● **ACTIVITY**:
Return the records exactly, keeping every line as it is.
☆ ☆ ☆ ☆ ☆
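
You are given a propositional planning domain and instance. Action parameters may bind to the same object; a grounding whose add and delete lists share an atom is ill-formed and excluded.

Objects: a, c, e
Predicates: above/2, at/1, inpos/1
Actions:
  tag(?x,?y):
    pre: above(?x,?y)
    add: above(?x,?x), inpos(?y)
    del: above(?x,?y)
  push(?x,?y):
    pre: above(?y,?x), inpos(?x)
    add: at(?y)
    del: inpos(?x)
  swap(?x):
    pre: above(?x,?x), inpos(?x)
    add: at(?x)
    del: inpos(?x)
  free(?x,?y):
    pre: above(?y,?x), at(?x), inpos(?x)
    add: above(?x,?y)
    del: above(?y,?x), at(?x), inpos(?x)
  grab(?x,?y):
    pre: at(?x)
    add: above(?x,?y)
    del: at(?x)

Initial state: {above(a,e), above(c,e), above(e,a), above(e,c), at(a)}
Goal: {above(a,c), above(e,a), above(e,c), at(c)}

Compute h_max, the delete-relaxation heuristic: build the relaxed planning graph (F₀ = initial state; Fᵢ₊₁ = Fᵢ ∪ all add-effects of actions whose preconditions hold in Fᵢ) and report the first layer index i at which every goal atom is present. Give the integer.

F0 = init (5 atoms)
F1 = F0 ∪ {above(a,a), above(a,c), above(c,c), above(e,e), inpos(a), inpos(c), inpos(e)}  (12 atoms)
F2 = F1 ∪ {at(c), at(e)}  (14 atoms)
goal ⊆ F2  ⇒  h_max = 2

2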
☆ ☆ ☆ ☆ ☆
● **RESPONSE BELOW**:
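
You are given a propositional planning domain and instance. Action parameters may bind to the same object; a grounding whose add and delete lists share an atom is ill-formed and excluded.

Objects: a, c, e
Predicates: above/2, at/1, inpos/1
Actions:
  tag(?x,?y):
    pre: above(?x,?y)
    add: above(?x,?x), inpos(?y)
    del: above(?x,?y)
  push(?x,?y):
    pre: above(?y,?x), inpos(?x)
    add: at(?y)
    del: inpos(?x)
  swap(?x):
    pre: above(?x,?x), inpos(?x)
    add: at(?x)
    del: inpos(?x)
  free(?x,?y):
    pre: above(?y,?x), at(?x), inpos(?x)
    add: above(?x,?y)
    del: above(?y,?x), at(?x), inpos(?x)
  grab(?x,?y):
    pre: at(?x)
    add: above(?x,?y)
    del: at(?x)

Initial state: {above(a,e), above(c,e), above(e,a), above(e,c), at(a)}
Goal: {above(a,c), above(e,a), above(e,c), at(c)}

Compute h_max, the delete-relaxation heuristic: build the relaxed planning graph (F₀ = initial state; Fᵢ₊₁ = Fᵢ ∪ all add-effects of actions whose preconditions hold in Fᵢ) and report the first layer index i at which every goal atom is present. Give the integer.

F0 = init (5 atoms)
F1 = F0 ∪ {above(a,a), above(a,c), above(c,c), above(e,e), inpos(a), inpos(c), inpos(e)}  (12 atoms)
F2 = F1 ∪ {at(c), at(e)}  (14 atoms)
goal ⊆ F2  ⇒  h_max = 2

2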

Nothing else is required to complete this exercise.